- [Requirement]
The expected answer is the set of lines in the data below between the line holding "(0,0) r=220 g=197 b=59 α=1/8" and the line holding "(1,0) r=36 g=200 b=17 α=1", inclusive, written out exactly.

Dataset items:
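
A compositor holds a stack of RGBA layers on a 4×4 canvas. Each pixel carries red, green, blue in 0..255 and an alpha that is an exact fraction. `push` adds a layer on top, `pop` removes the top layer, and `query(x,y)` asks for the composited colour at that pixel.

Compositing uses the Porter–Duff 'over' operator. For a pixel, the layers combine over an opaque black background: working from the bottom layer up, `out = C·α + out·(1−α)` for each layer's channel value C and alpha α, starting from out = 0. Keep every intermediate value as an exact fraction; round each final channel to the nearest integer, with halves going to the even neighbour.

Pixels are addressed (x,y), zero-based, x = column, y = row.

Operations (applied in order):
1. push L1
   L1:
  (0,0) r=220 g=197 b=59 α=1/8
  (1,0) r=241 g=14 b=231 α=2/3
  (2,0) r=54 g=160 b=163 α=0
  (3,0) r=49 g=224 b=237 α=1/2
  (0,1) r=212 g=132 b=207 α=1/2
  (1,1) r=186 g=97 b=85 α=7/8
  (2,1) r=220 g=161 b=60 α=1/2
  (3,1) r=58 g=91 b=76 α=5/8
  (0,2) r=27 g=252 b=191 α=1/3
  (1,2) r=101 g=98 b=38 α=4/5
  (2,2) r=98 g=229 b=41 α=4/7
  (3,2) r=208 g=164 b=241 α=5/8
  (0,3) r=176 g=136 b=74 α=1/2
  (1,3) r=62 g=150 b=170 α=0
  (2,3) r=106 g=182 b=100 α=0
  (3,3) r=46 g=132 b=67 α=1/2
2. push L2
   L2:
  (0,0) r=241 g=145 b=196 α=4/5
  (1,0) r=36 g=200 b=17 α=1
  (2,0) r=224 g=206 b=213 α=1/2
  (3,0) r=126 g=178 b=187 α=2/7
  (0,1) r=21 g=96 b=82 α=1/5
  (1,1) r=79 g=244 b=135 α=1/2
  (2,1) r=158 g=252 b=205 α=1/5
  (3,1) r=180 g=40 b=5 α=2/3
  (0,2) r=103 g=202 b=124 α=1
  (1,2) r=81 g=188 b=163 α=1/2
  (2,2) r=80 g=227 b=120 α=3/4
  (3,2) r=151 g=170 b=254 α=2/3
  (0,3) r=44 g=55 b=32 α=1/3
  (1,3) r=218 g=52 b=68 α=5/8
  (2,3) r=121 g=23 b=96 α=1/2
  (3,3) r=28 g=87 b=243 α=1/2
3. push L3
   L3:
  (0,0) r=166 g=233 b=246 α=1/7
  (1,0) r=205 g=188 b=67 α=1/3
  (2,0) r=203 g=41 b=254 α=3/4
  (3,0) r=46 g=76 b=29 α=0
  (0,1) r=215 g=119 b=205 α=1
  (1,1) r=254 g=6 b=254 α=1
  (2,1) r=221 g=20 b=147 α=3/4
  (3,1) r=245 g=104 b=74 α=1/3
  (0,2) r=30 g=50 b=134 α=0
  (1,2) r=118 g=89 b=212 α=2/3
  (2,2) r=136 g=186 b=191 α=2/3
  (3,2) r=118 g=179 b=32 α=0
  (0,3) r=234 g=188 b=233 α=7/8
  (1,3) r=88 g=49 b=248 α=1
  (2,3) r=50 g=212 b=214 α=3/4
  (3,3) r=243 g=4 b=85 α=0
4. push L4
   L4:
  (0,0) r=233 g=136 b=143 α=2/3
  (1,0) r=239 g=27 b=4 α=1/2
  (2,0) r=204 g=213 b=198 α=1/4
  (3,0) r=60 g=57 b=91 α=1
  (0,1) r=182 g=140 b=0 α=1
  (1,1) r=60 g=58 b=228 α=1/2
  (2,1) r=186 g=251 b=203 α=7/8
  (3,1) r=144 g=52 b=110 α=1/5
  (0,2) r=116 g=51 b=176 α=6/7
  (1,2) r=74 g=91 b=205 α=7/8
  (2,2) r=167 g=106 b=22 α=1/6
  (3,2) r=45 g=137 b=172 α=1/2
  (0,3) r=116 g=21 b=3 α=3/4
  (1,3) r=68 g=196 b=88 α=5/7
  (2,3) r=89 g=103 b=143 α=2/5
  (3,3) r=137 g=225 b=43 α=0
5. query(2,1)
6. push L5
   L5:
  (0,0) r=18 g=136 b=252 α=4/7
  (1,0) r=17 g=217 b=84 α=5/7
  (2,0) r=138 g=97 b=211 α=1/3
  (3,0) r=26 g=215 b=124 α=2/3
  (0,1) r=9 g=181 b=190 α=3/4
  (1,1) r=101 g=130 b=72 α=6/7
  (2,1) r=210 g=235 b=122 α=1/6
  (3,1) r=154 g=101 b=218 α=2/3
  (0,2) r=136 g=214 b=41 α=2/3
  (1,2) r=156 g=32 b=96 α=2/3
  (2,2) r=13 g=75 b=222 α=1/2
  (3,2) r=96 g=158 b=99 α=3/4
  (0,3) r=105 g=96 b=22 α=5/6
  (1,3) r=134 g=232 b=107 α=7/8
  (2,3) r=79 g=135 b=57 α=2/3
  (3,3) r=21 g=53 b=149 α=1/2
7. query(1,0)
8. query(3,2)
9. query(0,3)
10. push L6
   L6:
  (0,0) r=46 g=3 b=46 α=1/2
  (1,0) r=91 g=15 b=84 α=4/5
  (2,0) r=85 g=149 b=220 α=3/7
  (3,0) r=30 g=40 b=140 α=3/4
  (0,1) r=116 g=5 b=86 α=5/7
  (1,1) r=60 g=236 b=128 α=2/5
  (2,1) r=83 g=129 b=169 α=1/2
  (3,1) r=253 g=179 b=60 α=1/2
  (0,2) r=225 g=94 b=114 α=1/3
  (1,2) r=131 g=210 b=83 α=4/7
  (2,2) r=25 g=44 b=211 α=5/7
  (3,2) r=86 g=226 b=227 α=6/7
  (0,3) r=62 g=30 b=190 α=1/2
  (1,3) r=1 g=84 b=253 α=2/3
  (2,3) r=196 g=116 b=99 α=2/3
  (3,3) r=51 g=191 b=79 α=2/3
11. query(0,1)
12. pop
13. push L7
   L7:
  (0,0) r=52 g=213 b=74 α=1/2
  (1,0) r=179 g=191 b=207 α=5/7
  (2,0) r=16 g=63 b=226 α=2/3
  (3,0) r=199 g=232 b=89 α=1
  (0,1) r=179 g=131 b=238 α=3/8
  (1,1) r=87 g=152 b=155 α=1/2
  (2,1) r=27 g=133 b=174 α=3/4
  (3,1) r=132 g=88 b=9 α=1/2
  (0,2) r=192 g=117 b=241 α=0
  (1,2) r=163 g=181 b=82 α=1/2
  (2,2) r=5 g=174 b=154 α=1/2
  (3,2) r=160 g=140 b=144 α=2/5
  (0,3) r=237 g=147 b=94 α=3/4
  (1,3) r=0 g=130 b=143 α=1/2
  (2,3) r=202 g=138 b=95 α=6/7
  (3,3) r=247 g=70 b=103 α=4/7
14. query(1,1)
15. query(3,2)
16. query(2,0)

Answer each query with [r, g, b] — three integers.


query (2,1) [L1,L2,L3,L4] — begin 0,0,0
L1 α=1/2: [110, 161/2, 30]
L2 α=1/5: [598/5, 574/5, 65]
L3 α=3/4: [3913/20, 437/10, 253/2]
L4 α=7/8: [29953/160, 18007/80, 3095/16]
→ [187, 225, 193]

at x=1,y=0 over L1,L2,L3,L4,L5:
L1 α=2/3: [482/3, 28/3, 154]
L2 α=1: [36, 200, 17]
L3 α=1/3: [277/3, 196, 101/3]
L4 α=1/2: [497/3, 223/2, 113/6]
L5 α=5/7: [1249/21, 1308/7, 1373/21]
→ [59, 187, 65]

at x=3,y=2 over L1,L2,L3,L4,L5:
+L1 (α=5/8) → [130, 205/2, 1205/8]
+L2 (α=2/3) → [144, 295/2, 5269/24]
+L3 (α=0) → [144, 295/2, 5269/24]
+L4 (α=1/2) → [189/2, 569/4, 9397/48]
+L5 (α=3/4) → [765/8, 2465/16, 23653/192]
→ [96, 154, 123]

at x=0,y=3 over L1,L2,L3,L4,L5:
+L1 (α=1/2) → [88, 68, 37]
+L2 (α=1/3) → [220/3, 191/3, 106/3]
+L3 (α=7/8) → [2567/12, 4139/24, 4999/24]
+L4 (α=3/4) → [6743/48, 5651/96, 5215/96]
+L5 (α=5/6) → [31943/288, 51731/576, 15775/576]
rounded: [111, 90, 27]

(0,1) stack=L1,L2,L3,L4,L5,L6; from [0,0,0]:
after L1 α=1/2: [106, 66, 207/2]
after L2 α=1/5: [89, 72, 496/5]
after L3 α=1: [215, 119, 205]
after L4 α=1: [182, 140, 0]
after L5 α=3/4: [209/4, 683/4, 285/2]
after L6 α=5/7: [1369/14, 733/14, 715/7]
rounded: [98, 52, 102]

query (1,1) [L1,L2,L3,L4,L5,L7] — begin 0,0,0
after L1 α=7/8: [651/4, 679/8, 595/8]
after L2 α=1/2: [967/8, 2631/16, 1675/16]
after L3 α=1: [254, 6, 254]
after L4 α=1/2: [157, 32, 241]
after L5 α=6/7: [109, 116, 673/7]
after L7 α=1/2: [98, 134, 879/7]
rounded: [98, 134, 126]

query (3,2) [L1,L2,L3,L4,L5,L7] — begin 0,0,0
L1 α=5/8: [130, 205/2, 1205/8]
L2 α=2/3: [144, 295/2, 5269/24]
L3 α=0: [144, 295/2, 5269/24]
L4 α=1/2: [189/2, 569/4, 9397/48]
L5 α=3/4: [765/8, 2465/16, 23653/192]
L7 α=2/5: [971/8, 2375/16, 8417/64]
= [121, 148, 132]

(2,0) stack=L1,L2,L3,L4,L5,L7; from [0,0,0]:
+L1 (α=0) → [0, 0, 0]
+L2 (α=1/2) → [112, 103, 213/2]
+L3 (α=3/4) → [721/4, 113/2, 1737/8]
+L4 (α=1/4) → [2979/16, 765/8, 6795/32]
+L5 (α=1/3) → [1361/8, 1153/12, 10171/48]
+L7 (α=2/3) → [539/8, 2665/36, 31867/144]
rounded: [67, 74, 221]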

- [Result for this exercise]
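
  (0,0) r=220 g=197 b=59 α=1/8
  (1,0) r=241 g=14 b=231 α=2/3
  (2,0) r=54 g=160 b=163 α=0
  (3,0) r=49 g=224 b=237 α=1/2
  (0,1) r=212 g=132 b=207 α=1/2
  (1,1) r=186 g=97 b=85 α=7/8
  (2,1) r=220 g=161 b=60 α=1/2
  (3,1) r=58 g=91 b=76 α=5/8
  (0,2) r=27 g=252 b=191 α=1/3
  (1,2) r=101 g=98 b=38 α=4/5
  (2,2) r=98 g=229 b=41 α=4/7
  (3,2) r=208 g=164 b=241 α=5/8
  (0,3) r=176 g=136 b=74 α=1/2
  (1,3) r=62 g=150 b=170 α=0
  (2,3) r=106 g=182 b=100 α=0
  (3,3) r=46 g=132 b=67 α=1/2
2. push L2
   L2:
  (0,0) r=241 g=145 b=196 α=4/5
  (1,0) r=36 g=200 b=17 α=1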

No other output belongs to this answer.